▸ **Assignment**
Each line from the start of the entries through the line that contains "Answer: -5642/309093 ≈ -0.018253" should be output exactly, please.

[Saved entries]
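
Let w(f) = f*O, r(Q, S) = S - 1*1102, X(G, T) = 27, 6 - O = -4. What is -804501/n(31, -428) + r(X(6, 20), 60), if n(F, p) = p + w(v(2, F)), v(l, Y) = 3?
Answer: 389785/398 ≈ 979.36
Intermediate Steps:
O = 10 (O = 6 - 1*(-4) = 6 + 4 = 10)
r(Q, S) = -1102 + S (r(Q, S) = S - 1102 = -1102 + S)
w(f) = 10*f (w(f) = f*10 = 10*f)
n(F, p) = 30 + p (n(F, p) = p + 10*3 = p + 30 = 30 + p)
-804501/n(31, -428) + r(X(6, 20), 60) = -804501/(30 - 428) + (-1102 + 60) = -804501/(-398) - 1042 = -804501*(-1/398) - 1042 = 804501/398 - 1042 = 389785/398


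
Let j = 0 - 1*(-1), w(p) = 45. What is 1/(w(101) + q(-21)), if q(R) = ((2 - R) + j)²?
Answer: 1/621 ≈ 0.0016103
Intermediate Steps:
j = 1 (j = 0 + 1 = 1)
q(R) = (3 - R)² (q(R) = ((2 - R) + 1)² = (3 - R)²)
1/(w(101) + q(-21)) = 1/(45 + (3 - 1*(-21))²) = 1/(45 + (3 + 21)²) = 1/(45 + 24²) = 1/(45 + 576) = 1/621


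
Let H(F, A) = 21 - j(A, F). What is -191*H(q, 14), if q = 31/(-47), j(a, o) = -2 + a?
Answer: -1719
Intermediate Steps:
q = -31/47 (q = 31*(-1/47) = -31/47 ≈ -0.65957)
H(F, A) = 23 - A (H(F, A) = 21 - (-2 + A) = 21 + (2 - A) = 23 - A)
-191*H(q, 14) = -191*(23 - 1*14) = -191*(23 - 14) = -191*9 = -1719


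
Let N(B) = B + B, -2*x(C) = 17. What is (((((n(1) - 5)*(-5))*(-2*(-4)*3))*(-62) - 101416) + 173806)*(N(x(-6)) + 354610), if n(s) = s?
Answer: 15116299590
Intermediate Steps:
x(C) = -17/2 (x(C) = -½*17 = -17/2)
N(B) = 2*B
(((((n(1) - 5)*(-5))*(-2*(-4)*3))*(-62) - 101416) + 173806)*(N(x(-6)) + 354610) = (((((1 - 5)*(-5))*(-2*(-4)*3))*(-62) - 101416) + 173806)*(2*(-17/2) + 354610) = ((((-4*(-5))*(8*3))*(-62) - 101416) + 173806)*(-17 + 354610) = (((20*24)*(-62) - 101416) + 173806)*354593 = ((480*(-62) - 101416) + 173806)*354593 = ((-29760 - 101416) + 173806)*354593 = (-131176 + 173806)*354593 = 42630*354593 = 15116299590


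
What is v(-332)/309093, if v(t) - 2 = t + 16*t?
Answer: -5642/309093 ≈ -0.018253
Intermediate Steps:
v(t) = 2 + 17*t (v(t) = 2 + (t + 16*t) = 2 + 17*t)
v(-332)/309093 = (2 + 17*(-332))/309093 = (2 - 5644)*(1/309093) = -5642*1/309093 = -5642/309093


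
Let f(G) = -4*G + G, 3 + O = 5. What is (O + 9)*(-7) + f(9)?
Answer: -104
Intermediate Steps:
O = 2 (O = -3 + 5 = 2)
f(G) = -3*G
(O + 9)*(-7) + f(9) = (2 + 9)*(-7) - 3*9 = 11*(-7) - 27 = -77 - 27 = -104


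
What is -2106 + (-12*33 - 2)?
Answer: -2504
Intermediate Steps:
-2106 + (-12*33 - 2) = -2106 + (-396 - 2) = -2106 - 398 = -2504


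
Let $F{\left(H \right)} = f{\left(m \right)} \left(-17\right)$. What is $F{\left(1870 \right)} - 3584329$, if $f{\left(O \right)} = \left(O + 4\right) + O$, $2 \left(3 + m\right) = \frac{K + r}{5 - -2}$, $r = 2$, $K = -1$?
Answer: $- \frac{25090082}{7} \approx -3.5843 \cdot 10^{6}$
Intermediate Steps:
$m = - \frac{41}{14}$ ($m = -3 + \frac{\left(-1 + 2\right) \frac{1}{5 - -2}}{2} = -3 + \frac{1 \frac{1}{5 + 2}}{2} = -3 + \frac{1 \cdot \frac{1}{7}}{2} = -3 + \frac{1}{2} \cdot \frac{1}{7} = -3 + \frac{1}{14} = - \frac{41}{14} \approx -2.9286$)
$f{\left(O \right)} = 4 + 2 O$ ($f{\left(O \right)} = \left(4 + O\right) + O = 4 + 2 O$)
$F{\left(H \right)} = \frac{221}{7}$ ($F{\left(H \right)} = \left(4 + 2 \left(- \frac{41}{14}\right)\right) \left(-17\right) = \left(4 - \frac{41}{7}\right) \left(-17\right) = \left(- \frac{13}{7}\right) \left(-17\right) = \frac{221}{7}$)
$F{\left(1870 \right)} - 3584329 = \frac{221}{7} - 3584329 = - \frac{25090082}{7}$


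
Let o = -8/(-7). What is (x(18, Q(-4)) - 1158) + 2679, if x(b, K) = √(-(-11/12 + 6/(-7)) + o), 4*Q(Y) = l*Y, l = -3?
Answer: 1521 + √105/6 ≈ 1522.7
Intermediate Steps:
o = 8/7 (o = -8*(-⅐) = 8/7 ≈ 1.1429)
Q(Y) = -3*Y/4 (Q(Y) = (-3*Y)/4 = -3*Y/4)
x(b, K) = √105/6 (x(b, K) = √(-(-11/12 + 6/(-7)) + 8/7) = √(-(-11*1/12 + 6*(-⅐)) + 8/7) = √(-(-11/12 - 6/7) + 8/7) = √(-1*(-149/84) + 8/7) = √(149/84 + 8/7) = √(35/12) = √105/6)
(x(18, Q(-4)) - 1158) + 2679 = (√105/6 - 1158) + 2679 = (-1158 + √105/6) + 2679 = 1521 + √105/6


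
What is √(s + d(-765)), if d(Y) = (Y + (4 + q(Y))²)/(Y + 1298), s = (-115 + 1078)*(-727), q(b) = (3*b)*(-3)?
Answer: I*√173596115641/533 ≈ 781.71*I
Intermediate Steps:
q(b) = -9*b
s = -700101 (s = 963*(-727) = -700101)
d(Y) = (Y + (4 - 9*Y)²)/(1298 + Y) (d(Y) = (Y + (4 - 9*Y)²)/(Y + 1298) = (Y + (4 - 9*Y)²)/(1298 + Y))
√(s + d(-765)) = √(-700101 + (-765 + (-4 + 9*(-765))²)/(1298 - 765)) = √(-700101 + (-765 + (-4 - 6885)²)/533) = √(-700101 + (-765 + (-6889)²)/533) = √(-700101 + (-765 + 47458321)/533) = √(-700101 + (1/533)*47457556) = √(-700101 + 47457556/533) = √(-325696277/533) = I*√173596115641/533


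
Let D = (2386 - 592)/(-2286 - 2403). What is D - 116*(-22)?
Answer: 3988178/1563 ≈ 2551.6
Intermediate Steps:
D = -598/1563 (D = 1794/(-4689) = 1794*(-1/4689) = -598/1563 ≈ -0.38260)
D - 116*(-22) = -598/1563 - 116*(-22) = -598/1563 + 2552 = 3988178/1563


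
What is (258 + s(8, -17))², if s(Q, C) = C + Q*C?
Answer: 11025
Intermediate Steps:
s(Q, C) = C + C*Q
(258 + s(8, -17))² = (258 - 17*(1 + 8))² = (258 - 17*9)² = (258 - 153)² = 105² = 11025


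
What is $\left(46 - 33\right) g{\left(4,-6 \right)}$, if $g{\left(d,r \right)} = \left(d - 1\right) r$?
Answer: $-234$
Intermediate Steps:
$g{\left(d,r \right)} = r \left(-1 + d\right)$ ($g{\left(d,r \right)} = \left(d - 1\right) r = \left(-1 + d\right) r = r \left(-1 + d\right)$)
$\left(46 - 33\right) g{\left(4,-6 \right)} = \left(46 - 33\right) \left(- 6 \left(-1 + 4\right)\right) = 13 \left(\left(-6\right) 3\right) = 13 \left(-18\right) = -234$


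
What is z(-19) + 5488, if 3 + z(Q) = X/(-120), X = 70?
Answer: 65813/12 ≈ 5484.4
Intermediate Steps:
z(Q) = -43/12 (z(Q) = -3 + 70/(-120) = -3 + 70*(-1/120) = -3 - 7/12 = -43/12)
z(-19) + 5488 = -43/12 + 5488 = 65813/12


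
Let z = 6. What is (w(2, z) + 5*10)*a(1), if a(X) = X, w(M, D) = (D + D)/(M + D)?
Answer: 103/2 ≈ 51.500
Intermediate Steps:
w(M, D) = 2*D/(D + M) (w(M, D) = (2*D)/(D + M) = 2*D/(D + M))
(w(2, z) + 5*10)*a(1) = (2*6/(6 + 2) + 5*10)*1 = (2*6/8 + 50)*1 = (2*6*(⅛) + 50)*1 = (3/2 + 50)*1 = (103/2)*1 = 103/2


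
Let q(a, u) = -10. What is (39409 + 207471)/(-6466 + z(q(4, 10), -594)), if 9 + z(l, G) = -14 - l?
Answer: -246880/6479 ≈ -38.105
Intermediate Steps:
z(l, G) = -23 - l (z(l, G) = -9 + (-14 - l) = -23 - l)
(39409 + 207471)/(-6466 + z(q(4, 10), -594)) = (39409 + 207471)/(-6466 + (-23 - 1*(-10))) = 246880/(-6466 + (-23 + 10)) = 246880/(-6466 - 13) = 246880/(-6479) = 246880*(-1/6479) = -246880/6479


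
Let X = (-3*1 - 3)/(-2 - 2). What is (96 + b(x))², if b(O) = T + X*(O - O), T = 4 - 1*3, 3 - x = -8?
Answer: 9409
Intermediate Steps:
x = 11 (x = 3 - 1*(-8) = 3 + 8 = 11)
X = 3/2 (X = (-3 - 3)/(-4) = -6*(-¼) = 3/2 ≈ 1.5000)
T = 1 (T = 4 - 3 = 1)
b(O) = 1 (b(O) = 1 + 3*(O - O)/2 = 1 + (3/2)*0 = 1 + 0 = 1)
(96 + b(x))² = (96 + 1)² = 97² = 9409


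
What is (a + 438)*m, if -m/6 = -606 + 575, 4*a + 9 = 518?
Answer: 210273/2 ≈ 1.0514e+5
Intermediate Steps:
a = 509/4 (a = -9/4 + (¼)*518 = -9/4 + 259/2 = 509/4 ≈ 127.25)
m = 186 (m = -6*(-606 + 575) = -6*(-31) = 186)
(a + 438)*m = (509/4 + 438)*186 = (2261/4)*186 = 210273/2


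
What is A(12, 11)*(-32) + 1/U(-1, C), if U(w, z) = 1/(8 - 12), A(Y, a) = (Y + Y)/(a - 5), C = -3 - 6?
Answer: -132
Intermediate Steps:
C = -9
A(Y, a) = 2*Y/(-5 + a) (A(Y, a) = (2*Y)/(-5 + a) = 2*Y/(-5 + a))
U(w, z) = -¼ (U(w, z) = 1/(-4) = -¼)
A(12, 11)*(-32) + 1/U(-1, C) = (2*12/(-5 + 11))*(-32) + 1/(-¼) = (2*12/6)*(-32) - 4 = (2*12*(⅙))*(-32) - 4 = 4*(-32) - 4 = -128 - 4 = -132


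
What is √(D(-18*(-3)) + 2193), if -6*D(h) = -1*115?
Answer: √79638/6 ≈ 47.034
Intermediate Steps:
D(h) = 115/6 (D(h) = -(-1)*115/6 = -⅙*(-115) = 115/6)
√(D(-18*(-3)) + 2193) = √(115/6 + 2193) = √(13273/6) = √79638/6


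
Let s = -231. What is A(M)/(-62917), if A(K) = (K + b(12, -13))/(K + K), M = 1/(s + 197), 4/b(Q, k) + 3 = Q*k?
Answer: -295/20007606 ≈ -1.4744e-5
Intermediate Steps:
b(Q, k) = 4/(-3 + Q*k)
M = -1/34 (M = 1/(-231 + 197) = 1/(-34) = -1/34 ≈ -0.029412)
A(K) = (-4/159 + K)/(2*K) (A(K) = (K + 4/(-3 + 12*(-13)))/(K + K) = (K + 4/(-3 - 156))/((2*K)) = (K + 4/(-159))*(1/(2*K)) = (K + 4*(-1/159))*(1/(2*K)) = (K - 4/159)*(1/(2*K)) = (-4/159 + K)*(1/(2*K)) = (-4/159 + K)/(2*K))
A(M)/(-62917) = ((-4 + 159*(-1/34))/(318*(-1/34)))/(-62917) = ((1/318)*(-34)*(-4 - 159/34))*(-1/62917) = ((1/318)*(-34)*(-295/34))*(-1/62917) = (295/318)*(-1/62917) = -295/20007606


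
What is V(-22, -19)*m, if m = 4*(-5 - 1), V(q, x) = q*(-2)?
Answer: -1056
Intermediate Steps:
V(q, x) = -2*q
m = -24 (m = 4*(-6) = -24)
V(-22, -19)*m = -2*(-22)*(-24) = 44*(-24) = -1056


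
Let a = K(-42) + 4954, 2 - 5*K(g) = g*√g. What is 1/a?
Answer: 30965/153431518 - 105*I*√42/306863036 ≈ 0.00020182 - 2.2175e-6*I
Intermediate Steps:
K(g) = ⅖ - g^(3/2)/5 (K(g) = ⅖ - g*√g/5 = ⅖ - g^(3/2)/5)
a = 24772/5 + 42*I*√42/5 (a = (⅖ - (-42)*I*√42/5) + 4954 = (⅖ + 42*I*√42/5) + 4954 = 24772/5 + 42*I*√42/5 ≈ 4954.4 + 54.438*I)
1/a = 1/(24772/5 + 42*I*√42/5)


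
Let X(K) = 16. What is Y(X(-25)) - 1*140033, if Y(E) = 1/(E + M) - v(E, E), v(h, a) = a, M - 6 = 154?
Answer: -24648623/176 ≈ -1.4005e+5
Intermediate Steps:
M = 160 (M = 6 + 154 = 160)
Y(E) = 1/(160 + E) - E (Y(E) = 1/(E + 160) - E = 1/(160 + E) - E)
Y(X(-25)) - 1*140033 = (1 - 1*16² - 160*16)/(160 + 16) - 1*140033 = (1 - 1*256 - 2560)/176 - 140033 = (1 - 256 - 2560)/176 - 140033 = (1/176)*(-2815) - 140033 = -2815/176 - 140033 = -24648623/176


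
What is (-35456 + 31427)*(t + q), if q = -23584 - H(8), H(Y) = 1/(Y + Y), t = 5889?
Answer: 1140694509/16 ≈ 7.1293e+7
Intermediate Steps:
H(Y) = 1/(2*Y)
q = -377345/16 (q = -23584 - 1/(2*8) = -23584 - 1*1/16 = -23584 - 1/16 = -377345/16 ≈ -23584.)
(-35456 + 31427)*(t + q) = (-35456 + 31427)*(5889 - 377345/16) = -4029*(-283121/16) = 1140694509/16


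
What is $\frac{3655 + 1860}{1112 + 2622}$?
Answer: $\frac{5515}{3734} \approx 1.477$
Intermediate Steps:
$\frac{3655 + 1860}{1112 + 2622} = \frac{5515}{3734}$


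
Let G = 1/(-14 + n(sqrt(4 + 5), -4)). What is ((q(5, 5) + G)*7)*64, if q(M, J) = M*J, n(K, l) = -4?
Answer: 100576/9 ≈ 11175.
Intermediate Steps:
G = -1/18 (G = 1/(-14 - 4) = 1/(-18) = -1/18 ≈ -0.055556)
q(M, J) = J*M
((q(5, 5) + G)*7)*64 = ((5*5 - 1/18)*7)*64 = ((25 - 1/18)*7)*64 = ((449/18)*7)*64 = (3143/18)*64 = 100576/9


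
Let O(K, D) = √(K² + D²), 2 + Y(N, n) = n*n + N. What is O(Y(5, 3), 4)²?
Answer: 160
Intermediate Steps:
Y(N, n) = -2 + N + n² (Y(N, n) = -2 + (n*n + N) = -2 + (n² + N) = -2 + (N + n²) = -2 + N + n²)
O(K, D) = √(D² + K²)
O(Y(5, 3), 4)² = (√(4² + (-2 + 5 + 3²)²))² = (√(16 + (-2 + 5 + 9)²))² = (√(16 + 12²))² = (√(16 + 144))² = (√160)² = (4*√10)² = 160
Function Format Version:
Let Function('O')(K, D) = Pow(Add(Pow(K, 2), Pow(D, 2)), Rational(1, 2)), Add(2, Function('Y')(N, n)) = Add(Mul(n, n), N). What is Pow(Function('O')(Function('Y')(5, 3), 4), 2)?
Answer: 160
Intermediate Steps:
Function('Y')(N, n) = Add(-2, N, Pow(n, 2)) (Function('Y')(N, n) = Add(-2, Add(Mul(n, n), N)) = Add(-2, Add(Pow(n, 2), N)) = Add(-2, Add(N, Pow(n, 2))) = Add(-2, N, Pow(n, 2)))
Function('O')(K, D) = Pow(Add(Pow(D, 2), Pow(K, 2)), Rational(1, 2))
Pow(Function('O')(Function('Y')(5, 3), 4), 2) = Pow(Pow(Add(Pow(4, 2), Pow(Add(-2, 5, Pow(3, 2)), 2)), Rational(1, 2)), 2) = Pow(Pow(Add(16, Pow(Add(-2, 5, 9), 2)), Rational(1, 2)), 2) = Pow(Pow(Add(16, Pow(12, 2)), Rational(1, 2)), 2) = Pow(Pow(Add(16, 144), Rational(1, 2)), 2) = Pow(Pow(160, Rational(1, 2)), 2) = Pow(Mul(4, Pow(10, Rational(1, 2))), 2) = 160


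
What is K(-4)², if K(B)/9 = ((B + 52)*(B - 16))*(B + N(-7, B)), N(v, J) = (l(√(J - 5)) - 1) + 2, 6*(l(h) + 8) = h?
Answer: 9013939200 - 821145600*I ≈ 9.0139e+9 - 8.2115e+8*I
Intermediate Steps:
l(h) = -8 + h/6
N(v, J) = -7 + √(-5 + J)/6 (N(v, J) = ((-8 + √(J - 5)/6) - 1) + 2 = ((-8 + √(-5 + J)/6) - 1) + 2 = (-9 + √(-5 + J)/6) + 2 = -7 + √(-5 + J)/6)
K(B) = 9*(-16 + B)*(52 + B)*(-7 + B + √(-5 + B)/6) (K(B) = 9*(((B + 52)*(B - 16))*(B + (-7 + √(-5 + B)/6))) = 9*(((52 + B)*(-16 + B))*(-7 + B + √(-5 + B)/6)) = 9*(((-16 + B)*(52 + B))*(-7 + B + √(-5 + B)/6)) = 9*((-16 + B)*(52 + B)*(-7 + B + √(-5 + B)/6)) = 9*(-16 + B)*(52 + B)*(-7 + B + √(-5 + B)/6))
K(-4)² = (52416 - 9756*(-4) - 1248*√(-5 - 4) + 9*(-4)³ + 261*(-4)² + 54*(-4)*√(-5 - 4) + (3/2)*(-4)²*√(-5 - 4))² = (52416 + 39024 - 3744*I + 9*(-64) + 261*16 + 54*(-4)*√(-9) + (3/2)*16*√(-9))² = (52416 + 39024 - 3744*I - 576 + 4176 + 54*(-4)*(3*I) + (3/2)*16*(3*I))² = (52416 + 39024 - 3744*I - 576 + 4176 - 648*I + 72*I)² = (95040 - 4320*I)²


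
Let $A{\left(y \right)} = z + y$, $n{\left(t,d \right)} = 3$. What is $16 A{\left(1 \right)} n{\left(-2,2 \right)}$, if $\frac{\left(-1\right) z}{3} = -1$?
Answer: $192$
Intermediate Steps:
$z = 3$ ($z = \left(-3\right) \left(-1\right) = 3$)
$A{\left(y \right)} = 3 + y$
$16 A{\left(1 \right)} n{\left(-2,2 \right)} = 16 \left(3 + 1\right) 3 = 16 \cdot 4 \cdot 3 = 64 \cdot 3 = 192$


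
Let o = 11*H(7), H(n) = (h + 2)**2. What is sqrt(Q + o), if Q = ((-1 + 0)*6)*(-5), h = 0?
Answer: sqrt(74) ≈ 8.6023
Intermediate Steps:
H(n) = 4 (H(n) = (0 + 2)**2 = 2**2 = 4)
Q = 30 (Q = -1*6*(-5) = -6*(-5) = 30)
o = 44 (o = 11*4 = 44)
sqrt(Q + o) = sqrt(30 + 44) = sqrt(74)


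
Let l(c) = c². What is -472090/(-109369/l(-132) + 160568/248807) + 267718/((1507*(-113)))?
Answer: 31682987365745243282/377953690557431 ≈ 83828.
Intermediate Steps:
-472090/(-109369/l(-132) + 160568/248807) + 267718/((1507*(-113))) = -472090/(-109369/((-132)²) + 160568/248807) + 267718/((1507*(-113))) = -472090/(-109369/17424 + 160568*(1/248807)) + 267718/(-170291) = -472090/(-109369*1/17424 + 160568/248807) + 267718*(-1/170291) = -472090/(-109369/17424 + 160568/248807) - 24338/15481 = -472090/(-24414035951/4335213168) - 24338/15481 = -472090*(-4335213168/24414035951) - 24338/15481 = 2046610784481120/24414035951 - 24338/15481 = 31682987365745243282/377953690557431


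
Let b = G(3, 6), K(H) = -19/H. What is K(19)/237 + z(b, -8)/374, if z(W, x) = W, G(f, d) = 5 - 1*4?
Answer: -137/88638 ≈ -0.0015456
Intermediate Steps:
G(f, d) = 1 (G(f, d) = 5 - 4 = 1)
b = 1
K(19)/237 + z(b, -8)/374 = -19/19/237 + 1/374 = -19*1/19*(1/237) + 1*(1/374) = -1*1/237 + 1/374 = -1/237 + 1/374 = -137/88638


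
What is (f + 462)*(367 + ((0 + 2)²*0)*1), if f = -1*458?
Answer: 1468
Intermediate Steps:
f = -458
(f + 462)*(367 + ((0 + 2)²*0)*1) = (-458 + 462)*(367 + ((0 + 2)²*0)*1) = 4*(367 + (2²*0)*1) = 4*(367 + (4*0)*1) = 4*(367 + 0*1) = 4*(367 + 0) = 4*367 = 1468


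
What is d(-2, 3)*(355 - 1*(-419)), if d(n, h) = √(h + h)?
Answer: 774*√6 ≈ 1895.9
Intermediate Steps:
d(n, h) = √2*√h (d(n, h) = √(2*h) = √2*√h)
d(-2, 3)*(355 - 1*(-419)) = (√2*√3)*(355 - 1*(-419)) = √6*(355 + 419) = √6*774 = 774*√6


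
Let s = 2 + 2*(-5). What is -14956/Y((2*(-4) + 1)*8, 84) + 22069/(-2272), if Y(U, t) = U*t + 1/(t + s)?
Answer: -5307251275/812246816 ≈ -6.5340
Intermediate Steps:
s = -8 (s = 2 - 10 = -8)
Y(U, t) = 1/(-8 + t) + U*t (Y(U, t) = U*t + 1/(t - 8) = U*t + 1/(-8 + t) = 1/(-8 + t) + U*t)
-14956/Y((2*(-4) + 1)*8, 84) + 22069/(-2272) = -14956*(-8 + 84)/(1 + ((2*(-4) + 1)*8)*84² - 8*(2*(-4) + 1)*8*84) + 22069/(-2272) = -14956*76/(1 + ((-8 + 1)*8)*7056 - 8*(-8 + 1)*8*84) + 22069*(-1/2272) = -14956*76/(1 - 7*8*7056 - 8*(-7*8)*84) - 22069/2272 = -14956*76/(1 - 56*7056 - 8*(-56)*84) - 22069/2272 = -14956*76/(1 - 395136 + 37632) - 22069/2272 = -14956/((1/76)*(-357503)) - 22069/2272 = -14956/(-357503/76) - 22069/2272 = -14956*(-76/357503) - 22069/2272 = 1136656/357503 - 22069/2272 = -5307251275/812246816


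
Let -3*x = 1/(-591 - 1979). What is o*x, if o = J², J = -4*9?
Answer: 216/1285 ≈ 0.16809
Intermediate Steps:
J = -36
o = 1296 (o = (-36)² = 1296)
x = 1/7710 (x = -1/(3*(-591 - 1979)) = -⅓/(-2570) = -⅓*(-1/2570) = 1/7710 ≈ 0.00012970)
o*x = 1296*(1/7710) = 216/1285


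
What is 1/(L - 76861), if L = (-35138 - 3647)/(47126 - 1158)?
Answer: -45968/3533185233 ≈ -1.3010e-5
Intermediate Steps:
L = -38785/45968 ≈ -0.84374
1/(L - 76861) = 1/(-38785/45968 - 76861) = 1/(-3533185233/45968) = -45968/3533185233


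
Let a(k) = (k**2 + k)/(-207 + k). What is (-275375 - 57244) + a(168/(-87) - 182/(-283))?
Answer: -4666379076205637/14029201733 ≈ -3.3262e+5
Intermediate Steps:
a(k) = (k + k**2)/(-207 + k)
(-275375 - 57244) + a(168/(-87) - 182/(-283)) = (-275375 - 57244) + (168/(-87) - 182/(-283))*(1 + (168/(-87) - 182/(-283)))/(-207 + (168/(-87) - 182/(-283))) = -332619 + (168*(-1/87) - 182*(-1/283))*(1 + (168*(-1/87) - 182*(-1/283)))/(-207 + (168*(-1/87) - 182*(-1/283))) = -332619 + (-56/29 + 182/283)*(1 + (-56/29 + 182/283))/(-207 + (-56/29 + 182/283)) = -332619 - 10570*(1 - 10570/8207)/(8207*(-207 - 10570/8207)) = -332619 - 10570/8207*(-2363/8207)/(-1709419/8207) = -332619 - 10570/8207*(-8207/1709419)*(-2363/8207) = -332619 - 24976910/14029201733 = -4666379076205637/14029201733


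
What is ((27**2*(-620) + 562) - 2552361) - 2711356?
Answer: -5715135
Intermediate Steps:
((27**2*(-620) + 562) - 2552361) - 2711356 = ((729*(-620) + 562) - 2552361) - 2711356 = ((-451980 + 562) - 2552361) - 2711356 = (-451418 - 2552361) - 2711356 = -3003779 - 2711356 = -5715135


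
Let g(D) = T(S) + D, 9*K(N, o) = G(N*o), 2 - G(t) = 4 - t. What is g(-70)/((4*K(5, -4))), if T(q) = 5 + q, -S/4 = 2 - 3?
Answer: 549/88 ≈ 6.2386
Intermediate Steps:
G(t) = -2 + t (G(t) = 2 - (4 - t) = 2 + (-4 + t) = -2 + t)
S = 4 (S = -4*(2 - 3) = -4*(-1) = 4)
K(N, o) = -2/9 + N*o/9 (K(N, o) = (-2 + N*o)/9 = -2/9 + N*o/9)
g(D) = 9 + D (g(D) = (5 + 4) + D = 9 + D)
g(-70)/((4*K(5, -4))) = (9 - 70)/((4*(-2/9 + (⅑)*5*(-4)))) = -61*1/(4*(-2/9 - 20/9)) = -61/(4*(-22/9)) = -61/(-88/9) = -61*(-9/88) = 549/88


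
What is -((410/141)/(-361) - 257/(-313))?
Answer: -12953227/15932013 ≈ -0.81303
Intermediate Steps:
-((410/141)/(-361) - 257/(-313)) = -((410*(1/141))*(-1/361) - 257*(-1/313)) = -((410/141)*(-1/361) + 257/313) = -(-410/50901 + 257/313) = -1*12953227/15932013 = -12953227/15932013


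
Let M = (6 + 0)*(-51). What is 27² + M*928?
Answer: -283239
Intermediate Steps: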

▸ **Output for this task**
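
Let w(f) = f*O, r(Q, S) = S - 1*1102, X(G, T) = 27, 6 - O = -4. What is -804501/n(31, -428) + r(X(6, 20), 60), if n(F, p) = p + w(v(2, F)), v(l, Y) = 3?
Answer: 389785/398 ≈ 979.36
Intermediate Steps:
O = 10 (O = 6 - 1*(-4) = 6 + 4 = 10)
r(Q, S) = -1102 + S (r(Q, S) = S - 1102 = -1102 + S)
w(f) = 10*f (w(f) = f*10 = 10*f)
n(F, p) = 30 + p (n(F, p) = p + 10*3 = p + 30 = 30 + p)
-804501/n(31, -428) + r(X(6, 20), 60) = -804501/(30 - 428) + (-1102 + 60) = -804501/(-398) - 1042 = -804501*(-1/398) - 1042 = 804501/398 - 1042 = 389785/398


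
Let j = 0 - 1*(-1), w(p) = 45. What is 1/(w(101) + q(-21)), if q(R) = ((2 - R) + j)²?
Answer: 1/621 ≈ 0.0016103
Intermediate Steps:
j = 1 (j = 0 + 1 = 1)
q(R) = (3 - R)² (q(R) = ((2 - R) + 1)² = (3 - R)²)
1/(w(101) + q(-21)) = 1/(45 + (3 - 1*(-21))²) = 1/(45 + (3 + 21)²) = 1/(45 + 24²) = 1/(45 + 576) = 1/621


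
Let H(F, A) = 21 - j(A, F). What is -191*H(q, 14), if q = 31/(-47), j(a, o) = -2 + a?
Answer: -1719
Intermediate Steps:
q = -31/47 (q = 31*(-1/47) = -31/47 ≈ -0.65957)
H(F, A) = 23 - A (H(F, A) = 21 - (-2 + A) = 21 + (2 - A) = 23 - A)
-191*H(q, 14) = -191*(23 - 1*14) = -191*(23 - 14) = -191*9 = -1719


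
Let N(B) = B + B, -2*x(C) = 17. What is (((((n(1) - 5)*(-5))*(-2*(-4)*3))*(-62) - 101416) + 173806)*(N(x(-6)) + 354610), if n(s) = s?
Answer: 15116299590
Intermediate Steps:
x(C) = -17/2 (x(C) = -½*17 = -17/2)
N(B) = 2*B
(((((n(1) - 5)*(-5))*(-2*(-4)*3))*(-62) - 101416) + 173806)*(N(x(-6)) + 354610) = (((((1 - 5)*(-5))*(-2*(-4)*3))*(-62) - 101416) + 173806)*(2*(-17/2) + 354610) = ((((-4*(-5))*(8*3))*(-62) - 101416) + 173806)*(-17 + 354610) = (((20*24)*(-62) - 101416) + 173806)*354593 = ((480*(-62) - 101416) + 173806)*354593 = ((-29760 - 101416) + 173806)*354593 = (-131176 + 173806)*354593 = 42630*354593 = 15116299590


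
What is v(-332)/309093, if v(t) - 2 = t + 16*t?
Answer: -5642/309093 ≈ -0.018253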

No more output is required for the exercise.